• Required work: What you return must be the lines of the data that hold the word "form".

• Given entries:
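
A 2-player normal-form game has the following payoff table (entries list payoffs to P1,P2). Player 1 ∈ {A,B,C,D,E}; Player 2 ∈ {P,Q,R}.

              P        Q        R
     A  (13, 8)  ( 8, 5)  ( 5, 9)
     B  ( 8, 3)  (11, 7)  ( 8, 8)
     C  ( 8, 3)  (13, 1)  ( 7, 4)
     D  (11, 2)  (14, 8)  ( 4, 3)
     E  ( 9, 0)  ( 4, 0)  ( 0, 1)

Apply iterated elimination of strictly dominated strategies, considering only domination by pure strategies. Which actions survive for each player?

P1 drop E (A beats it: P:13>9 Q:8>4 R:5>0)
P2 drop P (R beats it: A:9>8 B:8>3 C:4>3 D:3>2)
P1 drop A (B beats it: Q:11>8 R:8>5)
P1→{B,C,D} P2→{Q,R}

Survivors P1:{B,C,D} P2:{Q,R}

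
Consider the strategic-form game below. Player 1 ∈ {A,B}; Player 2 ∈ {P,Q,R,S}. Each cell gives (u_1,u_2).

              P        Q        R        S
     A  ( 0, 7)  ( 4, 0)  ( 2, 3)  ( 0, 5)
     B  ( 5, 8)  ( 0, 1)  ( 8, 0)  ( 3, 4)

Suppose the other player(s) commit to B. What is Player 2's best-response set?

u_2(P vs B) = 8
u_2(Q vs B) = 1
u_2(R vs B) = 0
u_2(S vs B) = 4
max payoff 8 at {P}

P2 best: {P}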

* * *

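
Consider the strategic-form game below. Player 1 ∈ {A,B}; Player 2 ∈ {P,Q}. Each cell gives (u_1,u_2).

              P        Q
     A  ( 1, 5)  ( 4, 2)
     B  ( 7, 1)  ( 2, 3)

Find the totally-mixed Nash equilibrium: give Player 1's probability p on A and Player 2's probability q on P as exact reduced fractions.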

==

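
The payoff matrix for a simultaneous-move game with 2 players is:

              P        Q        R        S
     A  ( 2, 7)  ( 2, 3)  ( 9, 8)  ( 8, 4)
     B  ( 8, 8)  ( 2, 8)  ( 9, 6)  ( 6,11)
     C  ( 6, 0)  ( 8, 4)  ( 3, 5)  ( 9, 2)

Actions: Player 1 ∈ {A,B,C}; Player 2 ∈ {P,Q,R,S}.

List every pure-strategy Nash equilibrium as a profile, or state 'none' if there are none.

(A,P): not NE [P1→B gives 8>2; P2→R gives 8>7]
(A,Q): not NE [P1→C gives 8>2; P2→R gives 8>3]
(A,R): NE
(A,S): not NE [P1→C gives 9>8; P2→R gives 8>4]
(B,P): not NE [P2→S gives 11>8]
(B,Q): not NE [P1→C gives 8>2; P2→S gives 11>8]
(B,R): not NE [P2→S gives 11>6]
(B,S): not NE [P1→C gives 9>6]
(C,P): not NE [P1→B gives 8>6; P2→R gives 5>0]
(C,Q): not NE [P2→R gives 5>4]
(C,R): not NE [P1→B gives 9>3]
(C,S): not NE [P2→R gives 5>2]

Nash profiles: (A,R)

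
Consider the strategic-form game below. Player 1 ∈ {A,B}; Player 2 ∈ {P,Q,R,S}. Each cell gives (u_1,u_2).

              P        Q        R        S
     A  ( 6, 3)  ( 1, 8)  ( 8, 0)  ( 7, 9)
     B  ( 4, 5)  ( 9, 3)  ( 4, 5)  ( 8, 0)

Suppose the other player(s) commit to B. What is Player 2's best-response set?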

• Result of the exercise:
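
A 2-player normal-form game has the following payoff table (entries list payoffs to P1,P2). Player 1 ∈ {A,B,C,D,E}; Player 2 ∈ {P,Q,R}.
Consider the strategic-form game below. Player 1 ∈ {A,B}; Player 2 ∈ {P,Q,R,S}. Each cell gives (u_1,u_2).
Consider the strategic-form game below. Player 1 ∈ {A,B}; Player 2 ∈ {P,Q}. Each cell gives (u_1,u_2).
Consider the strategic-form game below. Player 1 ∈ {A,B}; Player 2 ∈ {P,Q,R,S}. Each cell gives (u_1,u_2).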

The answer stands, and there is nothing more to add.